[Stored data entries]
• • • •

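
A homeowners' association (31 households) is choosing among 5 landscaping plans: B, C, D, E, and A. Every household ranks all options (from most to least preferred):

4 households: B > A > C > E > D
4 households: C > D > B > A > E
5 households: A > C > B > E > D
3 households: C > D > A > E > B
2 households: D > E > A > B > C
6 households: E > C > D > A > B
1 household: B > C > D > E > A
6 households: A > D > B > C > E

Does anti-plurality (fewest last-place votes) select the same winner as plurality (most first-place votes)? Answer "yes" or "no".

Anti-plurality — last-place votes: B 9, C 2, D 9, E 10, A 1. Winner: A.
Plurality — first-place votes: B 5, C 7, D 2, E 6, A 11. Winner: A.
The two methods agree.

yes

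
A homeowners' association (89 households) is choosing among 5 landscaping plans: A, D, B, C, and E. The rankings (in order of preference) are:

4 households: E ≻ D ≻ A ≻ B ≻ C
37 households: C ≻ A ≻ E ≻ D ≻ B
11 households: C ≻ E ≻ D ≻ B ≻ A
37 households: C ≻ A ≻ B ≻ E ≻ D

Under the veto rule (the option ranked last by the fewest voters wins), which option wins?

E

Last-place votes: A 11, D 37, B 37, C 4, E 0.
E is ranked last by the fewest voters, so E wins.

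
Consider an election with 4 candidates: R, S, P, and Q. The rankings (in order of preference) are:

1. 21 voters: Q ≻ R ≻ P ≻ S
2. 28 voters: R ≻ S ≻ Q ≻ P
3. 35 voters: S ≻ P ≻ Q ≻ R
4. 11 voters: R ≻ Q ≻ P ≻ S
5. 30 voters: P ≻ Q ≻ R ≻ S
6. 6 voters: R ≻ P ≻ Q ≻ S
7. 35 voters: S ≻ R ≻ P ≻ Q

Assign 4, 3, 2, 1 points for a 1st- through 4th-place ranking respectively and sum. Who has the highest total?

R: 21·3 + 28·4 + 35·1 + 11·4 + 30·2 + 6·4 + 35·3 = 443
S: 21·1 + 28·3 + 35·4 + 11·1 + 30·1 + 6·1 + 35·4 = 432
P: 21·2 + 28·1 + 35·3 + 11·2 + 30·4 + 6·3 + 35·2 = 405
Q: 21·4 + 28·2 + 35·2 + 11·3 + 30·3 + 6·2 + 35·1 = 380
R has the highest Borda score (443).

R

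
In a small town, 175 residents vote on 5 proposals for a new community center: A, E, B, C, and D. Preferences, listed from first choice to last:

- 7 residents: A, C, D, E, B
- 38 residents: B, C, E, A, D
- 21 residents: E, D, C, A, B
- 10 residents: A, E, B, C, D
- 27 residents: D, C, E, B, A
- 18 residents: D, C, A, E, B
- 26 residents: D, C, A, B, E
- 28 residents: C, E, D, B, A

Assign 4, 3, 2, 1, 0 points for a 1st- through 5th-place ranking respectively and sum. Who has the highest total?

A: 7·4 + 38·1 + 21·1 + 10·4 + 27·0 + 18·2 + 26·2 + 28·0 = 215
E: 7·1 + 38·2 + 21·4 + 10·3 + 27·2 + 18·1 + 26·0 + 28·3 = 353
B: 7·0 + 38·4 + 21·0 + 10·2 + 27·1 + 18·0 + 26·1 + 28·1 = 253
C: 7·3 + 38·3 + 21·2 + 10·1 + 27·3 + 18·3 + 26·3 + 28·4 = 512
D: 7·2 + 38·0 + 21·3 + 10·0 + 27·4 + 18·4 + 26·4 + 28·2 = 417
C has the highest Borda score (512).

C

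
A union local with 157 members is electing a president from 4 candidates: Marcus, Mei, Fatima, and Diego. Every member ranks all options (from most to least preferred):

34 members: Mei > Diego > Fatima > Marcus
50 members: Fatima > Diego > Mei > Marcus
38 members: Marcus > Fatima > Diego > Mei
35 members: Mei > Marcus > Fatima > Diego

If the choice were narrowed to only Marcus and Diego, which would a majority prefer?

Voters preferring Marcus to Diego: 73; preferring Diego to Marcus: 84.
Diego wins the head-to-head.

Diego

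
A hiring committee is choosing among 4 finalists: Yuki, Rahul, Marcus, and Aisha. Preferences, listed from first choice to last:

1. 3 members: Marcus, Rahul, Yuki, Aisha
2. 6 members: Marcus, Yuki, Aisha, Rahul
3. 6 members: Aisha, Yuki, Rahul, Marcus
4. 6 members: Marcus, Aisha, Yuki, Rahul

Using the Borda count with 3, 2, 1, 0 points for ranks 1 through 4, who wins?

Yuki: 3·1 + 6·2 + 6·2 + 6·1 = 33
Rahul: 3·2 + 6·0 + 6·1 + 6·0 = 12
Marcus: 3·3 + 6·3 + 6·0 + 6·3 = 45
Aisha: 3·0 + 6·1 + 6·3 + 6·2 = 36
Marcus has the highest Borda score (45).

Marcus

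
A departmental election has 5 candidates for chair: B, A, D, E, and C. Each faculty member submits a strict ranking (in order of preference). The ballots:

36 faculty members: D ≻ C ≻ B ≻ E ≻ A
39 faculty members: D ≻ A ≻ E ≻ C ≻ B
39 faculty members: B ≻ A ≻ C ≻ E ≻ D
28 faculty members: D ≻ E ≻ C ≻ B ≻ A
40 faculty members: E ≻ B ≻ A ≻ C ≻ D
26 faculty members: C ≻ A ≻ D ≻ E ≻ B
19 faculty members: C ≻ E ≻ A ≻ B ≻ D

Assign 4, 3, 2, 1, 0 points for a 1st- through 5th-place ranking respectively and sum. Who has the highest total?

C

B: 36·2 + 39·0 + 39·4 + 28·1 + 40·3 + 26·0 + 19·1 = 395
A: 36·0 + 39·3 + 39·3 + 28·0 + 40·2 + 26·3 + 19·2 = 430
D: 36·4 + 39·4 + 39·0 + 28·4 + 40·0 + 26·2 + 19·0 = 464
E: 36·1 + 39·2 + 39·1 + 28·3 + 40·4 + 26·1 + 19·3 = 480
C: 36·3 + 39·1 + 39·2 + 28·2 + 40·1 + 26·4 + 19·4 = 501
C has the highest Borda score (501).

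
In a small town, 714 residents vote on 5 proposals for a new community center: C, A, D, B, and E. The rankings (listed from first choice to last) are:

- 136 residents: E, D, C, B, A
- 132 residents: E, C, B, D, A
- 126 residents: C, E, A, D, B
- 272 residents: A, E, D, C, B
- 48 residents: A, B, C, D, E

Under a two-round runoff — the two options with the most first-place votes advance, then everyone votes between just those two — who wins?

E

Round 1 first-place votes: C 126, A 320, D 0, B 0, E 268.
A and E advance.
Runoff: A is preferred to E by 320 voters; E by 394.
E wins the runoff.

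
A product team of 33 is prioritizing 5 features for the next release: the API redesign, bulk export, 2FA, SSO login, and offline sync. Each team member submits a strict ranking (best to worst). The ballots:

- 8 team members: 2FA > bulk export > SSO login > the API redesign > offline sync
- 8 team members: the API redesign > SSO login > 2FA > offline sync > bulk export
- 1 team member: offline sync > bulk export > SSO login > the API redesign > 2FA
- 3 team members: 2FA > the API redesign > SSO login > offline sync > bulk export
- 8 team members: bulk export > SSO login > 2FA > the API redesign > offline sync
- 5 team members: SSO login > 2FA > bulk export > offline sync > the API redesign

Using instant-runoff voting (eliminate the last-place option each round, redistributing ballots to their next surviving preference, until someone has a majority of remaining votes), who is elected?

Round 1: the API redesign 8, bulk export 8, 2FA 11, SSO login 5, offline sync 1. Eliminate offline sync.
Round 2: the API redesign 8, bulk export 9, 2FA 11, SSO login 5. Eliminate SSO login.
Round 3: the API redesign 8, bulk export 9, 2FA 16. Eliminate the API redesign.
Round 4: bulk export 9, 2FA 24. 2FA has a majority.

2FA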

• • • •

• [What you should do]:
When the line with "A departmental election" is reached in the data above, begin copying, and stop after the line with "40 faculty members: E ≻ B ≻ A ≻ C ≻ D"; copy each line exactly, both ends included.

• [Worked solution]:
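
A departmental election has 5 candidates for chair: B, A, D, E, and C. Each faculty member submits a strict ranking (in order of preference). The ballots:

36 faculty members: D ≻ C ≻ B ≻ E ≻ A
39 faculty members: D ≻ A ≻ E ≻ C ≻ B
39 faculty members: B ≻ A ≻ C ≻ E ≻ D
28 faculty members: D ≻ E ≻ C ≻ B ≻ A
40 faculty members: E ≻ B ≻ A ≻ C ≻ D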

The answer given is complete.